> **Task data**:
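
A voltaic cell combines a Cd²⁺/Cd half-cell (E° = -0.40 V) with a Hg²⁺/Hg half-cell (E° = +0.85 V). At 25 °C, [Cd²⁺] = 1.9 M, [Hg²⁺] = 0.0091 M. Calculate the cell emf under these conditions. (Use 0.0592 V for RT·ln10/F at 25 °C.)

1.18 V

The Hg²⁺/Hg couple has the higher reduction potential and acts as the cathode, so E°_cell = +0.85 − (-0.40) = 1.25 V.
Balancing electrons gives n = 2; the reaction quotient is Q = [Cd²⁺]/[Hg²⁺] = 209.
At 25 °C, E = E° − (0.0592/n) log Q = 1.25 − (0.0592/2)(2.320) = 1.250 − 0.069 = 1.181 V.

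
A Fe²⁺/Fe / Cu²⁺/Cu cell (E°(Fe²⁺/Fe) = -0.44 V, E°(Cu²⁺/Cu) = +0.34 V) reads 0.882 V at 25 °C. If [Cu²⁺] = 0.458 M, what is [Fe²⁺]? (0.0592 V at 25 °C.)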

> **Activity**: Copy each line of the records verbatim.

> **Task response**:
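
A voltaic cell combines a Cd²⁺/Cd half-cell (E° = -0.40 V) with a Hg²⁺/Hg half-cell (E° = +0.85 V). At 25 °C, [Cd²⁺] = 1.9 M, [Hg²⁺] = 0.0091 M. Calculate the cell emf under these conditions. (Use 0.0592 V for RT·ln10/F at 25 °C.)

1.18 V

The Hg²⁺/Hg couple has the higher reduction potential and acts as the cathode, so E°_cell = +0.85 − (-0.40) = 1.25 V.
Balancing electrons gives n = 2; the reaction quotient is Q = [Cd²⁺]/[Hg²⁺] = 209.
At 25 °C, E = E° − (0.0592/n) log Q = 1.25 − (0.0592/2)(2.320) = 1.250 − 0.069 = 1.181 V.

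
A Fe²⁺/Fe / Cu²⁺/Cu cell (E°(Fe²⁺/Fe) = -0.44 V, E°(Cu²⁺/Cu) = +0.34 V) reads 0.882 V at 25 °C. If [Cu²⁺] = 0.458 M, what is [Fe²⁺]? (0.0592 V at 25 °C.)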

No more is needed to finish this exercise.